> What the task requires:
Below are entries; print them exactly from the first line through the one containing "- candidate C: E".

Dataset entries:
____

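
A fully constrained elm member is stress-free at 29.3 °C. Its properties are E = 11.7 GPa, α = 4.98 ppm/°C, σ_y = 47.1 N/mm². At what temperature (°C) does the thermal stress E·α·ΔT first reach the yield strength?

σ_y = 47.1 N/mm² = 47.10 MPa.
E·α·ΔT = 47.10 MPa ⇒ ΔT = 47.10 / (11.70×10³ × 4.98×10⁻⁶) = 808.4 K.
T = 29.3 + 808.4 = 837.7 °C.

838 °C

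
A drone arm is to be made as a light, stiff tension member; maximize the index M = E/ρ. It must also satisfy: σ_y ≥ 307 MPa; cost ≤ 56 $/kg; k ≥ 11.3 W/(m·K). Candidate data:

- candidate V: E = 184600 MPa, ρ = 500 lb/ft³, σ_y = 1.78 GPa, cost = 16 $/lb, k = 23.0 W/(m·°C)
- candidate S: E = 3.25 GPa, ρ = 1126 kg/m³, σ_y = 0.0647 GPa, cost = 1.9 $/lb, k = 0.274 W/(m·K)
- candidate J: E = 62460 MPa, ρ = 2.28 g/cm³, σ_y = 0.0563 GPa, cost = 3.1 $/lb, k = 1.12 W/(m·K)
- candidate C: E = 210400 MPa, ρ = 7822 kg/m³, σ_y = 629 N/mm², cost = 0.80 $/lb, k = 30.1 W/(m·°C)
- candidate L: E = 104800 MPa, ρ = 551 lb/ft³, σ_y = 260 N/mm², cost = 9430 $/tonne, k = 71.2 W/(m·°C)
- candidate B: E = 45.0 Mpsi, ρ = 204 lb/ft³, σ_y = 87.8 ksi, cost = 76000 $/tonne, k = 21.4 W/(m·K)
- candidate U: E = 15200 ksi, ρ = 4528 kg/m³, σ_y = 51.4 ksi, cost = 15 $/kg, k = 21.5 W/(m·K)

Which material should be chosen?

candidate C

Screen on constraints: σ_y ≥ 307 MPa; cost ≤ 56 $/kg; k ≥ 11.3 W/(m·K). Survivors: candidate V, candidate C, candidate U.
Convert each candidate to consistent units, then evaluate M:
  candidate V: E = 184.6 GPa, ρ = 8009 kg/m³
  candidate C: E = 210.4 GPa, ρ = 7822 kg/m³
  candidate U: E = 104.8 GPa, ρ = 4528 kg/m³
  candidate C: M = 26.9 MN·m/kg
  candidate U: M = 23.1 MN·m/kg
  candidate V: M = 23.0 MN·m/kg
The maximum is for candidate C.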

____

> Task solution:
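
A fully constrained elm member is stress-free at 29.3 °C. Its properties are E = 11.7 GPa, α = 4.98 ppm/°C, σ_y = 47.1 N/mm². At what temperature (°C) does the thermal stress E·α·ΔT first reach the yield strength?

σ_y = 47.1 N/mm² = 47.10 MPa.
E·α·ΔT = 47.10 MPa ⇒ ΔT = 47.10 / (11.70×10³ × 4.98×10⁻⁶) = 808.4 K.
T = 29.3 + 808.4 = 837.7 °C.

838 °C

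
A drone arm is to be made as a light, stiff tension member; maximize the index M = E/ρ. It must also satisfy: σ_y ≥ 307 MPa; cost ≤ 56 $/kg; k ≥ 11.3 W/(m·K). Candidate data:

- candidate V: E = 184600 MPa, ρ = 500 lb/ft³, σ_y = 1.78 GPa, cost = 16 $/lb, k = 23.0 W/(m·°C)
- candidate S: E = 3.25 GPa, ρ = 1126 kg/m³, σ_y = 0.0647 GPa, cost = 1.9 $/lb, k = 0.274 W/(m·K)
- candidate J: E = 62460 MPa, ρ = 2.28 g/cm³, σ_y = 0.0563 GPa, cost = 3.1 $/lb, k = 1.12 W/(m·K)
- candidate C: E = 210400 MPa, ρ = 7822 kg/m³, σ_y = 629 N/mm², cost = 0.80 $/lb, k = 30.1 W/(m·°C)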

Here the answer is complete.